==== DATA TO PROCESS ====

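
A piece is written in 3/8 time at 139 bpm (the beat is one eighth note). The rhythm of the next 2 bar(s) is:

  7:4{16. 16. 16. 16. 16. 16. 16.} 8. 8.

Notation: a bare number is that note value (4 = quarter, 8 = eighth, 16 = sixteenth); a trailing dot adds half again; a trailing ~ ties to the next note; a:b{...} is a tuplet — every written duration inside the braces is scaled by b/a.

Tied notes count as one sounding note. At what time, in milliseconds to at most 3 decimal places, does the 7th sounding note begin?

note 7 onset = 18/7b = 1109.969ms

1. 0.0ms @ 0 + 184.995ms (3/7)
2. 184.995ms @ 3/7 + 184.995ms (3/7)
3. 369.99ms @ 6/7 + 184.995ms (3/7)
4. 554.985ms @ 9/7 + 184.995ms (3/7)
5. 739.979ms @ 12/7 + 184.995ms (3/7)
6. 924.974ms @ 15/7 + 184.995ms (3/7)
7. 1109.969ms @ 18/7 + 184.995ms (3/7)
8. 1294.964ms @ 3 + 647.482ms (3/2)
9. 1942.446ms @ 9/2 + 647.482ms (3/2)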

====

#### EXERCISE
Print exactly, and only, the lines running from the one that contains "Notation: a bare" to the last line of the records above.

#### REPLY TO THE TASK
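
Notation: a bare number is that note value (4 = quarter, 8 = eighth, 16 = sixteenth); a trailing dot adds half again; a trailing ~ ties to the next note; a:b{...} is a tuplet — every written duration inside the braces is scaled by b/a.

Tied notes count as one sounding note. At what time, in milliseconds to at most 3 decimal places, does the 7th sounding note begin?

note 7 onset = 18/7b = 1109.969ms

1. 0.0ms @ 0 + 184.995ms (3/7)
2. 184.995ms @ 3/7 + 184.995ms (3/7)
3. 369.99ms @ 6/7 + 184.995ms (3/7)
4. 554.985ms @ 9/7 + 184.995ms (3/7)
5. 739.979ms @ 12/7 + 184.995ms (3/7)
6. 924.974ms @ 15/7 + 184.995ms (3/7)
7. 1109.969ms @ 18/7 + 184.995ms (3/7)
8. 1294.964ms @ 3 + 647.482ms (3/2)
9. 1942.446ms @ 9/2 + 647.482ms (3/2)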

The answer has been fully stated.